**Work request**: With the line containing "The token starts" as the start and the line containing "A nonnegative integer n is written on a board. Player" as the end, transcribe that span of the entries below exactly, including both.

**Source information**:
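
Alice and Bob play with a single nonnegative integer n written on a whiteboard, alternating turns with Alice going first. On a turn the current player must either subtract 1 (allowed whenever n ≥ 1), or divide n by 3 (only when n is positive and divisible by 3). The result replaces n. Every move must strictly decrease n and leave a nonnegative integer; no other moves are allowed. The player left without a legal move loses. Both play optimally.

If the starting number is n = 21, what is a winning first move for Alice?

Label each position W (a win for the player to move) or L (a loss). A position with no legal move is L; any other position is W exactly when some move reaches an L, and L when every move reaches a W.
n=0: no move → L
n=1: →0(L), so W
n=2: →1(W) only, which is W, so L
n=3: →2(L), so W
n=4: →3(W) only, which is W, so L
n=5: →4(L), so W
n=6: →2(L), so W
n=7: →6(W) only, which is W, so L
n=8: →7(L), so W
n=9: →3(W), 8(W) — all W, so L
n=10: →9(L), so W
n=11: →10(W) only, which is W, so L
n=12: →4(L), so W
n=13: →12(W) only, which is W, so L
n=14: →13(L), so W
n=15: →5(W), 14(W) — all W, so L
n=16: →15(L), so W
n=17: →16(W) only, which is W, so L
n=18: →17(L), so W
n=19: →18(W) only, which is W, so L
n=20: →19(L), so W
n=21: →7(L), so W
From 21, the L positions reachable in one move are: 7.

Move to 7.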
--
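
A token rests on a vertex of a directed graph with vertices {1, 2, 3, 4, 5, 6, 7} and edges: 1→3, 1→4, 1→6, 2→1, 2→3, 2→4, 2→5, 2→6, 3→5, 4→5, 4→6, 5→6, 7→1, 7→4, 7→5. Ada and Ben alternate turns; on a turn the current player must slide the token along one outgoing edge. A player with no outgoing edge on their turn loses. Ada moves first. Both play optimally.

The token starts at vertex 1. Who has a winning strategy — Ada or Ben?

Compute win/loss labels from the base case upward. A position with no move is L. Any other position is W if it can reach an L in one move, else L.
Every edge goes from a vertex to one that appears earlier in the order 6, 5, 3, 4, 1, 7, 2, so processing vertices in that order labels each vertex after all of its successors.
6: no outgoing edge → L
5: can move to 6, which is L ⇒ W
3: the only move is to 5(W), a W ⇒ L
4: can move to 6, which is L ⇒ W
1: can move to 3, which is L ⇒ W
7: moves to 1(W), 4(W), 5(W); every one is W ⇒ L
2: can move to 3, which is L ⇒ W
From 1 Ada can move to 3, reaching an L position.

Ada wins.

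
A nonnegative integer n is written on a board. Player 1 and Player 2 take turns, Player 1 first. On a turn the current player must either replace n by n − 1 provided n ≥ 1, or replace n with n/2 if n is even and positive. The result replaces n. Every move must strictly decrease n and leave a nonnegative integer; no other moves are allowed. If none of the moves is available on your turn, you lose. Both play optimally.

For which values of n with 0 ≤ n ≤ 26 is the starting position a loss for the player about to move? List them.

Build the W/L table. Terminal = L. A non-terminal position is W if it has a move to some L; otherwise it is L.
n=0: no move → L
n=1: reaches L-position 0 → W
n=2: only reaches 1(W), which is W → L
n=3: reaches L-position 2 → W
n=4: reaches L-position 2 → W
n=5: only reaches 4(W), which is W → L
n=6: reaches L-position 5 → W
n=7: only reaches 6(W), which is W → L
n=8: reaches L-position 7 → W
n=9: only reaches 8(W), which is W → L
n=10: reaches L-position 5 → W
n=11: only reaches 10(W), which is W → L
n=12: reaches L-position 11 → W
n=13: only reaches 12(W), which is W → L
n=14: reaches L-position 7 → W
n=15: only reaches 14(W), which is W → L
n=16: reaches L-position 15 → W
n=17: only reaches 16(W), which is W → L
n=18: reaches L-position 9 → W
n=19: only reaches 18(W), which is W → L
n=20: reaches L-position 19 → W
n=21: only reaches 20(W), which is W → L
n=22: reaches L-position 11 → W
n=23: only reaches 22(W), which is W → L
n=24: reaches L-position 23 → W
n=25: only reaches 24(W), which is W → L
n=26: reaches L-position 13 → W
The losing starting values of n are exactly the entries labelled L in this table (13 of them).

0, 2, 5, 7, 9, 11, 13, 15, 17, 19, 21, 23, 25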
...
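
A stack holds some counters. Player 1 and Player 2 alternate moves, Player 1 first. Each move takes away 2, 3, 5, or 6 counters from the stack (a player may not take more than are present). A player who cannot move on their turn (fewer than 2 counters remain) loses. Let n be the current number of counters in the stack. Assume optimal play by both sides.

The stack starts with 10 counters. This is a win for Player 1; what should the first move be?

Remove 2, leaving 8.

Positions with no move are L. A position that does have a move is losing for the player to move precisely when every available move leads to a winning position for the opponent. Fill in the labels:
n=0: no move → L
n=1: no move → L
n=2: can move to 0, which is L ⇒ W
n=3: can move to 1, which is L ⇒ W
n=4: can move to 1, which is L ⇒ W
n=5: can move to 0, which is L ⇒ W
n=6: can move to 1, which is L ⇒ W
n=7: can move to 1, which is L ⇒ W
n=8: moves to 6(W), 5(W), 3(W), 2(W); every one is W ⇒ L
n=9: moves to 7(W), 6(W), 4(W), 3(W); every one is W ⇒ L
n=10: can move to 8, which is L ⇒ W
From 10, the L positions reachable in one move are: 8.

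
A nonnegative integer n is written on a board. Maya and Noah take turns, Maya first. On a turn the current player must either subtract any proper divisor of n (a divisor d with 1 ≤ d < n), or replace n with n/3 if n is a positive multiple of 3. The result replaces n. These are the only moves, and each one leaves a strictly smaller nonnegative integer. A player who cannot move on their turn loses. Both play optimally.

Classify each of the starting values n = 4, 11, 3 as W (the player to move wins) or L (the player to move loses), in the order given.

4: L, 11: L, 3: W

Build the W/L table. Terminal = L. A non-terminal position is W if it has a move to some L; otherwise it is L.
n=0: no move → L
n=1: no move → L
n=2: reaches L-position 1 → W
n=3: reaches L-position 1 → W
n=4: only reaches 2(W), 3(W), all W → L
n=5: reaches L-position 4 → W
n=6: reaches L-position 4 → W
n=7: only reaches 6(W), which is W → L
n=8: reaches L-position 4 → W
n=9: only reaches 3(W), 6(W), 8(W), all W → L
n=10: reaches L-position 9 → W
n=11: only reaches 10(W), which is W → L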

**Result of the exercise**:
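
The token starts at vertex 1. Who has a winning strategy — Ada or Ben?

Compute win/loss labels from the base case upward. A position with no move is L. Any other position is W if it can reach an L in one move, else L.
Every edge goes from a vertex to one that appears earlier in the order 6, 5, 3, 4, 1, 7, 2, so processing vertices in that order labels each vertex after all of its successors.
6: no outgoing edge → L
5: can move to 6, which is L ⇒ W
3: the only move is to 5(W), a W ⇒ L
4: can move to 6, which is L ⇒ W
1: can move to 3, which is L ⇒ W
7: moves to 1(W), 4(W), 5(W); every one is W ⇒ L
2: can move to 3, which is L ⇒ W
From 1 Ada can move to 3, reaching an L position.

Ada wins.

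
A nonnegative integer n is written on a board. Player 1 and Player 2 take turns, Player 1 first. On a turn the current player must either replace n by n − 1 provided n ≥ 1, or replace n with n/2 if n is even and positive. The result replaces n. Every move must strictly decrease n and leave a nonnegative integer; no other moves are allowed. If none of the moves is available on your turn, you lose. Both play optimally.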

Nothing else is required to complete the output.